◆ ABOUT THIS EXERCISE ◆
Start at the line with "y_2 = [2.4500]" in the records below, stop at the line with "y_4 = [-3.5800]", and return every line in that span exactly, the two end lines included.

◆ DATA TO EXAMINE ◆

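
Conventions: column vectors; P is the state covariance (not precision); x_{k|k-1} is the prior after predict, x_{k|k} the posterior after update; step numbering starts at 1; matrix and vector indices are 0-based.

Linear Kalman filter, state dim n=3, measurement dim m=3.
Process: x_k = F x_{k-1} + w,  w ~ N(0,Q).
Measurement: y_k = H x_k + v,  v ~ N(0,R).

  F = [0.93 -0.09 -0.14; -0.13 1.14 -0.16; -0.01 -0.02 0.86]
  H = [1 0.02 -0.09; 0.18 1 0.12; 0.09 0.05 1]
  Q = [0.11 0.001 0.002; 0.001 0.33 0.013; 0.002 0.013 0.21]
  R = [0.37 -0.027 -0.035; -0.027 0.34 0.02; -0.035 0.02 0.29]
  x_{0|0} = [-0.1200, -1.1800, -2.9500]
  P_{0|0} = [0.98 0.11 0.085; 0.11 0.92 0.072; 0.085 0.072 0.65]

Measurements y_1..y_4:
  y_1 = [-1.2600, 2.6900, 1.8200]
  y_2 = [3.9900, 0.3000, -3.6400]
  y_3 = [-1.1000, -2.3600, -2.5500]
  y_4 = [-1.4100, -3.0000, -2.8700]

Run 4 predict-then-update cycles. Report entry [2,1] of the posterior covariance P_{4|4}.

P_post[2,1] = -0.0121

step 1: x^-=[0.4076, -0.8576, -2.5122]  P^-=[0.9391 -0.1010 -0.0229; -0.1010 1.5035 -0.0357; -0.0229 -0.0357 0.6873]  S=[1.3154 0.0641 -0.0394; 0.0641 1.8379 0.1426; -0.0394 0.1426 0.9801]  K=[0.7163 0.0039 0.0859; -0.0940 0.8162 -0.0915; -0.0426 -0.0296 0.7000]  nu=[-1.8765, 3.7757, 4.3384]  x^+=[-0.5492, 2.0035, 0.4927]  P^+=[0.2613 -0.0609 -0.0206; -0.0609 0.2911 -0.0160; -0.0206 -0.0160 0.2065]
step 2: x^-=[-0.7601, 2.2765, 0.3891]  P^-=[0.3575 -0.1161 -0.0390; -0.1161 0.7410 -0.0347; -0.0390 -0.0347 0.3638]  S=[0.7333 -0.0692 -0.0800; -0.0692 1.0461 0.0527; -0.0800 0.0527 0.6470]  K=[0.4917 -0.0235 0.0433; -0.0778 0.6832 -0.0777; -0.0413 -0.0286 0.5514]  nu=[4.7396, -1.8864, -4.0745]  x^+=[1.4385, 0.9357, -1.9991]  P^+=[0.1804 -0.0506 -0.0188; -0.0506 0.2436 -0.0138; -0.0188 -0.0138 0.1632]
step 3: x^-=[1.5334, 1.1996, -1.7523]  P^-=[0.2842 -0.0919 -0.0321; -0.0919 0.6731 -0.0258; -0.0321 -0.0258 0.3316]  S=[0.6593 -0.0593 -0.0755; -0.0593 0.9864 0.0569; -0.0755 0.0569 0.6164]  K=[0.4350 -0.0212 0.0373; -0.0639 0.6626 -0.0697; -0.0362 -0.0243 0.5290]  nu=[-2.8151, -3.6253, -0.9957]  x^+=[0.3488, -0.9534, -2.0887]  P^+=[0.1596 -0.0449 -0.0169; -0.0449 0.2352 -0.0124; -0.0169 -0.0124 0.1563]
step 4: x^-=[0.7026, -0.7980, -1.7807]  P^-=[0.2646 -0.0830 -0.0297; -0.0830 0.6595 -0.0236; -0.0297 -0.0236 0.3264]  S=[0.6396 -0.0541 -0.0741; -0.0541 0.9759 0.0588; -0.0741 0.0588 0.6118]  K=[0.4178 -0.0190 0.0359; -0.0580 0.6584 -0.0672; -0.0343 -0.0231 0.5254]  nu=[-2.2569, -2.1147, -1.1126]  x^+=[-0.2403, -1.9846, -2.2390]  P^+=[0.1532 -0.0426 -0.0162; -0.0426 0.2332 -0.0121; -0.0162 -0.0121 0.1552]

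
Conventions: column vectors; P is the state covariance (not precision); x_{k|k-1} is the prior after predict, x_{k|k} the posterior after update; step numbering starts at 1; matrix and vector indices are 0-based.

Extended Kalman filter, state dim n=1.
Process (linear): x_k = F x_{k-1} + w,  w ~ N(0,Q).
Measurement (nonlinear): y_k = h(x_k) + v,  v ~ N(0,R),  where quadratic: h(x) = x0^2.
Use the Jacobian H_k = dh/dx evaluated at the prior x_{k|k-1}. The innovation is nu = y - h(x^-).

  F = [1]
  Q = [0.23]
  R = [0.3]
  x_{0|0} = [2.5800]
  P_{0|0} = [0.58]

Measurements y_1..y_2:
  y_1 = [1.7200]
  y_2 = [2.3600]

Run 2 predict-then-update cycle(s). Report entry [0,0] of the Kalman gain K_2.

K[0,0] = 0.2737

step 1: x^-=[2.5800]  P^-=[0.8100]  H_jac=[5.1600]  S=[21.8667]  K=[0.1911]  nu=[-4.9364]  x^+=[1.6365]  P^+=[0.0111]
step 2: x^-=[1.6365]  P^-=[0.2411]  H_jac=[3.2729]  S=[2.8828]  K=[0.2737]  nu=[-0.3180]  x^+=[1.5494]  P^+=[0.0251]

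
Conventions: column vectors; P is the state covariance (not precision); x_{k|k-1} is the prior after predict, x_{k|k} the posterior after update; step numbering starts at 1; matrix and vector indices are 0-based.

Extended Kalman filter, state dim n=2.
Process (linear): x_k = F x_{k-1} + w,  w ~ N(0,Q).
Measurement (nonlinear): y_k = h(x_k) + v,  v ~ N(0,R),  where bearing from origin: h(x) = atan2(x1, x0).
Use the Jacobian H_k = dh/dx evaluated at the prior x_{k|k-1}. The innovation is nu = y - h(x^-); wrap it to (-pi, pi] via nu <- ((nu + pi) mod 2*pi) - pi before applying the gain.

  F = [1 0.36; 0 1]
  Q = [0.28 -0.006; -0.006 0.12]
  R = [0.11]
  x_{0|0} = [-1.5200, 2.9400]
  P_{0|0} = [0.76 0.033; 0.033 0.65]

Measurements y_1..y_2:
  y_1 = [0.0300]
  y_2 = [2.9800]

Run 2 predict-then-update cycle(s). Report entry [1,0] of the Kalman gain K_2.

step 1: x^-=[-0.4616, 2.9400]  P^-=[1.1480 0.2610; 0.2610 0.7700]  H_jac=[-0.3320 -0.0521]  S=[0.2476]  K=[-1.5939; -0.5120]  nu=[-1.6965]  x^+=[2.2425, 3.8085]  P^+=[0.5189 0.0589; 0.0589 0.7051]
step 2: x^-=[3.6136, 3.8085]  P^-=[0.9327 0.3068; 0.3068 0.8251]  H_jac=[-0.1382 0.1311]  S=[0.1309]  K=[-0.6775; 0.5026]  nu=[2.1683]  x^+=[2.1446, 4.8984]  P^+=[0.8727 0.3513; 0.3513 0.7920]

K[1,0] = 0.5026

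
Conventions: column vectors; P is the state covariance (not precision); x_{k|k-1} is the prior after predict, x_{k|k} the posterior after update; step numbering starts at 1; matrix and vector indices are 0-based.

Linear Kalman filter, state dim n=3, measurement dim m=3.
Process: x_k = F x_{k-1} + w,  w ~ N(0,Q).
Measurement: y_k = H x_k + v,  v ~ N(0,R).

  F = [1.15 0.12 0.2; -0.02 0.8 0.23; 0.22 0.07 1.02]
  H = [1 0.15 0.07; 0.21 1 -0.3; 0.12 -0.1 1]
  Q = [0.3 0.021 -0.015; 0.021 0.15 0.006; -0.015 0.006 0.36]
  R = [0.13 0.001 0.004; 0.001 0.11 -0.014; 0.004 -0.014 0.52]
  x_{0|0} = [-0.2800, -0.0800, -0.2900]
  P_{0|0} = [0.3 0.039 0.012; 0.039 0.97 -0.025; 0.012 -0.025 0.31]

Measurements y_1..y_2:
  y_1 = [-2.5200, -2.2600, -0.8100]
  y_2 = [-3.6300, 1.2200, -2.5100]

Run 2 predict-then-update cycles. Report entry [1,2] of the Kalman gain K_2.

step 1: x^-=[-0.3896, -0.1251, -0.3630]  P^-=[0.7382 0.1557 0.1477; 0.1557 0.7768 0.1181; 0.1477 0.1181 0.7048]  S=[0.9590 0.3792 0.2833; 0.3792 0.9587 -0.1218; 0.2833 -0.1218 1.2513]  K=[0.8308 -0.0528 -0.0169; -0.0943 0.8641 0.1527; 0.0706 -0.0231 0.5497]  nu=[-2.0862, -2.1620, -0.4128]  x^+=[-2.0016, -1.8596, -0.6873]  P^+=[0.1147 -0.0354 -0.0220; -0.0354 0.1254 0.0837; -0.0220 0.0837 0.2975]
step 2: x^-=[-2.6625, -1.6057, -1.2715]  P^-=[0.4495 0.0215 0.0566; 0.0215 0.2782 0.1451; 0.0566 0.1451 0.6767]  S=[0.6066 0.1326 0.1772; 0.1326 0.3837 -0.0721; 0.1772 -0.0721 1.1900]  K=[0.7618 -0.0097 -0.0229; -0.0714 0.6765 0.1523; 0.0536 -0.0348 0.5521]  nu=[-0.6377, 3.0033, -1.0795]  x^+=[-3.1526, 0.3071, -2.0061]  P^+=[0.1050 -0.0293 -0.0243; -0.0293 0.1034 0.0833; -0.0243 0.0833 0.2990]

K[1,2] = 0.1523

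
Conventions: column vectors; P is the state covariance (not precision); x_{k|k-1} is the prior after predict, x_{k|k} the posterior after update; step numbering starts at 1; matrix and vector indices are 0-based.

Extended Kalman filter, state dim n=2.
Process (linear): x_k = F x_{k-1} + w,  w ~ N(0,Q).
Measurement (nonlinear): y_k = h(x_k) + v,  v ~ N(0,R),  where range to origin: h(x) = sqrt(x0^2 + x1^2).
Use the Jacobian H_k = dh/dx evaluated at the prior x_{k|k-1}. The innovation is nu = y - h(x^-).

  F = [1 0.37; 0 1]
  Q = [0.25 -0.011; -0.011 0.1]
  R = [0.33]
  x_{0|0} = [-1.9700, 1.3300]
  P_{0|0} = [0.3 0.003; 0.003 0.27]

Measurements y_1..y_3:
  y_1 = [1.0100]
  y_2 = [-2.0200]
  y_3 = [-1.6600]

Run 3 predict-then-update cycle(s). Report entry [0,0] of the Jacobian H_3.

step 1: x^-=[-1.4779, 1.3300]  P^-=[0.5892 0.0919; 0.0919 0.3700]  H_jac=[-0.7433 0.6689]  S=[0.7297]  K=[-0.5159; 0.2456]  nu=[-0.9782]  x^+=[-0.9732, 1.0898]  P^+=[0.3949 0.1844; 0.1844 0.3260]
step 2: x^-=[-0.5700, 1.0898]  P^-=[0.8260 0.2940; 0.2940 0.4260]  H_jac=[-0.4635 0.8861]  S=[0.6005]  K=[-0.2037; 0.4018]  nu=[-3.2498]  x^+=[0.0921, -0.2159]  P^+=[0.8011 0.3431; 0.3431 0.3291]
step 3: x^-=[0.0122, -0.2159]  P^-=[1.3500 0.4539; 0.4539 0.4291]  H_jac=[0.0566 -0.9984]  S=[0.7108]  K=[-0.5301; -0.5666]  nu=[-1.8762]  x^+=[1.0068, 0.8472]  P^+=[1.1503 0.2404; 0.2404 0.2009]

H_jac[0,0] = 0.0566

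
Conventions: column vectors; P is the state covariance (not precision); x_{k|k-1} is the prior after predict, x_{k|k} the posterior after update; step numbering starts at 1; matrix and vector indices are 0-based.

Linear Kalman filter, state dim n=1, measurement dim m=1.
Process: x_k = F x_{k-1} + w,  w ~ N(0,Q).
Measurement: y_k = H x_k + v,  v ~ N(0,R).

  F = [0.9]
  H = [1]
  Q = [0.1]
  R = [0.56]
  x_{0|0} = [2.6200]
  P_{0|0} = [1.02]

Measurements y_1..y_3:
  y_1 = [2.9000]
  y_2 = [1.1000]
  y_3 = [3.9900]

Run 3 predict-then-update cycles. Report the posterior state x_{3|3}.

step 1: x^-=[2.3580]  P^-=[0.9262]  S=[1.4862]  K=[0.6232]  nu=[0.5420]  x^+=[2.6958]  P^+=[0.3490]
step 2: x^-=[2.4262]  P^-=[0.3827]  S=[0.9427]  K=[0.4060]  nu=[-1.3262]  x^+=[1.8878]  P^+=[0.2273]
step 3: x^-=[1.6990]  P^-=[0.2841]  S=[0.8441]  K=[0.3366]  nu=[2.2910]  x^+=[2.4702]  P^+=[0.1885]

x_post = [2.4702]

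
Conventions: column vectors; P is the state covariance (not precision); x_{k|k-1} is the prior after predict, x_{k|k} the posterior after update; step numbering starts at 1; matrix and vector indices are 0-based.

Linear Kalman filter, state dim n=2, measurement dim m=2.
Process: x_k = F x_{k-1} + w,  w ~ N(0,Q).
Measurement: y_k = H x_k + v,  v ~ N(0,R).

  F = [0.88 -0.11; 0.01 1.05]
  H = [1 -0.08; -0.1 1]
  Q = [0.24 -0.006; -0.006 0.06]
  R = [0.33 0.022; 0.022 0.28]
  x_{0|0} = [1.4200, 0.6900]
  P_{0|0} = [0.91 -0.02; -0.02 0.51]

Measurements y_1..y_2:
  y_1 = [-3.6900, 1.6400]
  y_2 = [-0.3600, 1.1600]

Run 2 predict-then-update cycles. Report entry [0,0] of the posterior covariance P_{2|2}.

step 1: x^-=[1.1737, 0.7387]  P^-=[0.9547 -0.0754; -0.0754 0.6219]  S=[1.3008 -0.1992; -0.1992 0.9266]  K=[0.7346 -0.0265; 0.0081 0.6811]  nu=[-4.8046, 1.0187]  x^+=[-2.3825, 1.3935]  P^+=[0.2445 0.0332; 0.0332 0.1942]
step 2: x^-=[-2.2499, 1.4394]  P^-=[0.4252 0.0044; 0.0044 0.2748]  S=[0.7563 -0.0381; -0.0381 0.5582]  K=[0.5603 -0.0301; 0.0015 0.4917]  nu=[2.0051, -0.5044]  x^+=[-1.1113, 1.1944]  P^+=[0.1860 0.0225; 0.0225 0.1399]

P_post[0,0] = 0.1860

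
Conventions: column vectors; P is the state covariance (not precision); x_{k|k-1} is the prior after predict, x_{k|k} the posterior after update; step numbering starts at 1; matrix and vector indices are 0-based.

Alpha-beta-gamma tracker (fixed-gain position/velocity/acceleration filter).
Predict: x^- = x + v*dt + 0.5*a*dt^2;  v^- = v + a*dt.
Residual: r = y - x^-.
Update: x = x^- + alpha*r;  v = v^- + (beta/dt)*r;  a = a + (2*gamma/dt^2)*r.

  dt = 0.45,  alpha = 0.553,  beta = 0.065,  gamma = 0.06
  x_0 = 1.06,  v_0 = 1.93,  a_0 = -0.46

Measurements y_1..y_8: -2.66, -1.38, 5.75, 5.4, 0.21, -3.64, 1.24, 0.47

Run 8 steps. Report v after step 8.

v_post = -1.7679

step 1: x_pred=1.8819  r=-4.5419  x^+=-0.6298  v^+=1.0669  a^+=-3.1515
step 2: x_pred=-0.4687  r=-0.9113  x^+=-0.9727  v^+=-0.4829  a^+=-3.6915
step 3: x_pred=-1.5637  r=7.3137  x^+=2.4808  v^+=-1.0876  a^+=0.6425
step 4: x_pred=2.0564  r=3.3436  x^+=3.9054  v^+=-0.3155  a^+=2.6239
step 5: x_pred=4.0291  r=-3.8191  x^+=1.9171  v^+=0.3136  a^+=0.3608
step 6: x_pred=2.0948  r=-5.7348  x^+=-1.0766  v^+=-0.3524  a^+=-3.0376
step 7: x_pred=-1.5427  r=2.7827  x^+=-0.0039  v^+=-1.3174  a^+=-1.3886
step 8: x_pred=-0.7373  r=1.2073  x^+=-0.0697  v^+=-1.7679  a^+=-0.6732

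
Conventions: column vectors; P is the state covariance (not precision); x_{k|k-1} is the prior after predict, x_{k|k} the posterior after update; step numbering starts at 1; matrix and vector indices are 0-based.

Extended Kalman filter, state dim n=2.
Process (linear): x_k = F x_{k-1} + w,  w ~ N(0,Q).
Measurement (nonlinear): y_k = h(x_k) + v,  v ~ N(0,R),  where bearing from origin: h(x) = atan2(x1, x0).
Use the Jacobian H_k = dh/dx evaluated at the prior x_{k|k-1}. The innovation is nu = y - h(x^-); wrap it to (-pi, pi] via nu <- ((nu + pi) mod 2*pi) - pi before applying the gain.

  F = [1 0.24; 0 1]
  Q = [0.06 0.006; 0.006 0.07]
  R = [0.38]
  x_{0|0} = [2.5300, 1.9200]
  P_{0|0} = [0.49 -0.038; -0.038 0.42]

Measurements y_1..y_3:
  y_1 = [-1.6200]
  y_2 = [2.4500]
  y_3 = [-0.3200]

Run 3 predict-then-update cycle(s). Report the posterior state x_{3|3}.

step 1: x^-=[2.9908, 1.9200]  P^-=[0.5560 0.0688; 0.0688 0.4900]  H_jac=[-0.1520 0.2368]  S=[0.4154]  K=[-0.1642; 0.2541]  nu=[-2.1907]  x^+=[3.3506, 1.3632]  P^+=[0.5447 0.0861; 0.0861 0.4632]
step 2: x^-=[3.6778, 1.3632]  P^-=[0.6728 0.2033; 0.2033 0.5332]  H_jac=[-0.0886 0.2391]  S=[0.4071]  K=[-0.0271; 0.2688]  nu=[2.0950]  x^+=[3.6211, 1.9264]  P^+=[0.6725 0.2063; 0.2063 0.5038]
step 3: x^-=[4.0834, 1.9264]  P^-=[0.8605 0.3332; 0.3332 0.5738]  H_jac=[-0.0945 0.2003]  S=[0.3981]  K=[-0.0366; 0.2096]  nu=[-0.7608]  x^+=[4.1113, 1.7669]  P^+=[0.8600 0.3362; 0.3362 0.5563]

x_post = [4.1113, 1.7669]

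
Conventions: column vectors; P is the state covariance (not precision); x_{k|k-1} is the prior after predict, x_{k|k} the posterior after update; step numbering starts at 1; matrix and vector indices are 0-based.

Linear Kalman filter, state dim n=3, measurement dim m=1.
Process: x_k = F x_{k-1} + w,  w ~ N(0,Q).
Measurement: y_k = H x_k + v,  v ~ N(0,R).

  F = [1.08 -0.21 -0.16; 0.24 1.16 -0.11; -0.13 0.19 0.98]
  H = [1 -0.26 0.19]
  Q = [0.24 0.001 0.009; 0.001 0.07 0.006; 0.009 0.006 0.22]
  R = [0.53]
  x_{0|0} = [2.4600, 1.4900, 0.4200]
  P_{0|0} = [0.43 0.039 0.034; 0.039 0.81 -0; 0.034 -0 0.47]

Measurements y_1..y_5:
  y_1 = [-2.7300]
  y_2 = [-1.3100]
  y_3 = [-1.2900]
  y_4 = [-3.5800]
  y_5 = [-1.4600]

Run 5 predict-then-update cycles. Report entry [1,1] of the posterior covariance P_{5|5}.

step 1: x^-=[2.2767, 2.2726, 0.3749]  P^-=[0.7599 -0.0350 -0.1116; -0.0350 1.2103 0.1248; -0.1116 0.1248 0.6973]  S=[1.3603]  K=[0.5497; -0.2397; -0.0085]  nu=[-4.4871]  x^+=[-0.1898, 3.3479, 0.4131]  P^+=[0.3488 0.1442 -0.1053; 0.1442 1.1322 0.1220; -0.1053 0.1220 0.6972]
step 2: x^-=[-0.9742, 3.7926, 1.0657]  P^-=[0.6938 -0.0021 -0.3034; -0.0021 1.6767 0.2643; -0.3034 0.2643 1.0015]  S=[1.2330]  K=[0.5164; -0.3145; -0.1474]  nu=[0.4478]  x^+=[-0.7429, 3.6518, 0.9996]  P^+=[0.3650 0.1982 -0.2095; 0.1982 1.5547 0.2071; -0.2095 0.2071 0.9747]
step 3: x^-=[-1.7292, 3.9478, 1.7701]  P^-=[0.7557 -0.0284 -0.4860; -0.0284 2.2634 0.3902; -0.4860 0.3902 1.3391]  S=[1.2786]  K=[0.5246; -0.4245; -0.2605]  nu=[1.1293]  x^+=[-1.1368, 3.4684, 1.4759]  P^+=[0.4038 0.2563 -0.3113; 0.2563 2.0330 0.2488; -0.3113 0.2488 1.2524]
step 4: x^-=[-2.1922, 3.5882, 2.2532]  P^-=[0.8408 -0.0508 -0.6603; -0.0508 2.9397 0.4795; -0.6603 0.4795 1.6623]  S=[1.3576]  K=[0.5366; -0.5333; -0.3456]  nu=[-0.8830]  x^+=[-2.6660, 4.0591, 2.5583]  P^+=[0.4498 0.3377 -0.4086; 0.3377 2.5536 0.2293; -0.4086 0.2293 1.5002]
step 5: x^-=[-4.1410, 3.7873, 3.6249]  P^-=[0.9191 -0.0450 -0.8078; -0.0450 3.7013 0.5114; -0.8078 0.5114 1.9333]  S=[1.4350]  K=[0.5417; -0.6343; -0.3996]  nu=[2.9770]  x^+=[-2.5284, 1.8991, 2.4352]  P^+=[0.4981 0.4480 -0.4972; 0.4480 3.1241 0.1477; -0.4972 0.1477 1.7042]

P_post[1,1] = 3.1241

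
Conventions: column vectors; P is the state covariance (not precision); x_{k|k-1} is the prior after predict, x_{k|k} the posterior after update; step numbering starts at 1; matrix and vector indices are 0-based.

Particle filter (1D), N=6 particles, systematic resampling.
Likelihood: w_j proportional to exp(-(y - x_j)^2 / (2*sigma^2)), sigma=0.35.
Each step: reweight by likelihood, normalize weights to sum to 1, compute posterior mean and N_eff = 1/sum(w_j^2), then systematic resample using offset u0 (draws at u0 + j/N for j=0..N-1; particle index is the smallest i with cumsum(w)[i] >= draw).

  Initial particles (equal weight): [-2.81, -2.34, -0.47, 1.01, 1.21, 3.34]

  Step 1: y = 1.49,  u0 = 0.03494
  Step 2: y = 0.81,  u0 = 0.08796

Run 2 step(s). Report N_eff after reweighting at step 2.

N_eff = 5.6574

step 1: w=[0.0000, 0.0000, 0.0000, 0.3497, 0.6503, 0.0000]  mean=1.1401  Neff=1.8342  idx=[3, 3, 4, 4, 4, 4]
step 2: w=[0.2247, 0.2247, 0.1377, 0.1377, 0.1377, 0.1377]  mean=1.1201  Neff=5.6574  idx=[0, 1, 1, 3, 4, 5]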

◆ EXERCISE SOLUTION ◆
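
  y_2 = [2.4500]
  y_3 = [-0.3200]

Run 3 predict-then-update cycle(s). Report the posterior state x_{3|3}.

step 1: x^-=[2.9908, 1.9200]  P^-=[0.5560 0.0688; 0.0688 0.4900]  H_jac=[-0.1520 0.2368]  S=[0.4154]  K=[-0.1642; 0.2541]  nu=[-2.1907]  x^+=[3.3506, 1.3632]  P^+=[0.5447 0.0861; 0.0861 0.4632]
step 2: x^-=[3.6778, 1.3632]  P^-=[0.6728 0.2033; 0.2033 0.5332]  H_jac=[-0.0886 0.2391]  S=[0.4071]  K=[-0.0271; 0.2688]  nu=[2.0950]  x^+=[3.6211, 1.9264]  P^+=[0.6725 0.2063; 0.2063 0.5038]
step 3: x^-=[4.0834, 1.9264]  P^-=[0.8605 0.3332; 0.3332 0.5738]  H_jac=[-0.0945 0.2003]  S=[0.3981]  K=[-0.0366; 0.2096]  nu=[-0.7608]  x^+=[4.1113, 1.7669]  P^+=[0.8600 0.3362; 0.3362 0.5563]

x_post = [4.1113, 1.7669]

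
Conventions: column vectors; P is the state covariance (not precision); x_{k|k-1} is the prior after predict, x_{k|k} the posterior after update; step numbering starts at 1; matrix and vector indices are 0-based.

Linear Kalman filter, state dim n=3, measurement dim m=1.
Process: x_k = F x_{k-1} + w,  w ~ N(0,Q).
Measurement: y_k = H x_k + v,  v ~ N(0,R).

  F = [1.08 -0.21 -0.16; 0.24 1.16 -0.11; -0.13 0.19 0.98]
  H = [1 -0.26 0.19]
  Q = [0.24 0.001 0.009; 0.001 0.07 0.006; 0.009 0.006 0.22]
  R = [0.53]
  x_{0|0} = [2.4600, 1.4900, 0.4200]
  P_{0|0} = [0.43 0.039 0.034; 0.039 0.81 -0; 0.034 -0 0.47]

Measurements y_1..y_5:
  y_1 = [-2.7300]
  y_2 = [-1.3100]
  y_3 = [-1.2900]
  y_4 = [-3.5800]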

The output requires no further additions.